Only one stretch of the data below is needed. Output the lines from the one with "J* = 0.3323." up to and including the one with "7. set_airspeed(34.12 m/s)", exactly as they stand.

[Saved entries]
- Opening Delimiter -

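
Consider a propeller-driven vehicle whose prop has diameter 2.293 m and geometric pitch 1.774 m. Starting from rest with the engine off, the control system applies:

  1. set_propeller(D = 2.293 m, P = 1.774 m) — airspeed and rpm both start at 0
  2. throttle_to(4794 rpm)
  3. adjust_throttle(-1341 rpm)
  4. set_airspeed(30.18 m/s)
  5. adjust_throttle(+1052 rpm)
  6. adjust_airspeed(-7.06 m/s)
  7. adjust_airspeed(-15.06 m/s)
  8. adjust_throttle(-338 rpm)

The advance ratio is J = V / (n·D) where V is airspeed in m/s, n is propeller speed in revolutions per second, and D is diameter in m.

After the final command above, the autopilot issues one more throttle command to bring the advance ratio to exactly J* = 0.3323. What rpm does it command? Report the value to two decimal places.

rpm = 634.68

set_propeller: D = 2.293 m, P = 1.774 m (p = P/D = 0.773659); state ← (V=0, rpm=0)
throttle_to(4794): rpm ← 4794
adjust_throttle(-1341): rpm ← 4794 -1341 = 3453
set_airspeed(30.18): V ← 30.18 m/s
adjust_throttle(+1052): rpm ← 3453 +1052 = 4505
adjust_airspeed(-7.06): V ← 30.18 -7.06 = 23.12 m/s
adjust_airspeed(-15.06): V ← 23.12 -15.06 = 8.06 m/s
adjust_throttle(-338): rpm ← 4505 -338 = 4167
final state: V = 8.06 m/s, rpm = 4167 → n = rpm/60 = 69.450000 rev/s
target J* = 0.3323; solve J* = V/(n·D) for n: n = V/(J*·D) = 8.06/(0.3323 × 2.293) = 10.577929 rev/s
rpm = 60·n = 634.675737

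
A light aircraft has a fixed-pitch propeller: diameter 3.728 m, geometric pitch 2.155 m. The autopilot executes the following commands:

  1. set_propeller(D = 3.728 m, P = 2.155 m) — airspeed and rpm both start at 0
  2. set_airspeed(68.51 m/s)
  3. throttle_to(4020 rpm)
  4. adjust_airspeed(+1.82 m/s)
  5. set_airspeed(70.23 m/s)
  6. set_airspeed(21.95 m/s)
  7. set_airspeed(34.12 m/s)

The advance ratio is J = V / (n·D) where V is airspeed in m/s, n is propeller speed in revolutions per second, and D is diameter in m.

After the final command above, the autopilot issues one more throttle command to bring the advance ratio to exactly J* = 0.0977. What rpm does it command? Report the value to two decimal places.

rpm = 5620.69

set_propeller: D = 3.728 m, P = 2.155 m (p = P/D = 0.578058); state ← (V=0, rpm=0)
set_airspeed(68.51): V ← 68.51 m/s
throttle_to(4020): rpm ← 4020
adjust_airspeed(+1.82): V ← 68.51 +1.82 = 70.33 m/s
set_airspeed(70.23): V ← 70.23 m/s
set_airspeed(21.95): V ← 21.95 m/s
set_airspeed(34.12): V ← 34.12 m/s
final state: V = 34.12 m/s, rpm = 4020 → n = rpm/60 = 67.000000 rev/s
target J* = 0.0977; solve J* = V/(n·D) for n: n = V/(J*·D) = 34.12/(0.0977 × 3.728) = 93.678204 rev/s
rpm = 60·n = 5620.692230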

- Closing Delimiter -

Task response:
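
After the final command above, the autopilot issues one more throttle command to bring the advance ratio to exactly J* = 0.3323. What rpm does it command? Report the value to two decimal places.

rpm = 634.68

set_propeller: D = 2.293 m, P = 1.774 m (p = P/D = 0.773659); state ← (V=0, rpm=0)
throttle_to(4794): rpm ← 4794
adjust_throttle(-1341): rpm ← 4794 -1341 = 3453
set_airspeed(30.18): V ← 30.18 m/s
adjust_throttle(+1052): rpm ← 3453 +1052 = 4505
adjust_airspeed(-7.06): V ← 30.18 -7.06 = 23.12 m/s
adjust_airspeed(-15.06): V ← 23.12 -15.06 = 8.06 m/s
adjust_throttle(-338): rpm ← 4505 -338 = 4167
final state: V = 8.06 m/s, rpm = 4167 → n = rpm/60 = 69.450000 rev/s
target J* = 0.3323; solve J* = V/(n·D) for n: n = V/(J*·D) = 8.06/(0.3323 × 2.293) = 10.577929 rev/s
rpm = 60·n = 634.675737

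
A light aircraft has a fixed-pitch propeller: diameter 3.728 m, geometric pitch 2.155 m. The autopilot executes the following commands:

  1. set_propeller(D = 3.728 m, P = 2.155 m) — airspeed and rpm both start at 0
  2. set_airspeed(68.51 m/s)
  3. throttle_to(4020 rpm)
  4. adjust_airspeed(+1.82 m/s)
  5. set_airspeed(70.23 m/s)
  6. set_airspeed(21.95 m/s)
  7. set_airspeed(34.12 m/s)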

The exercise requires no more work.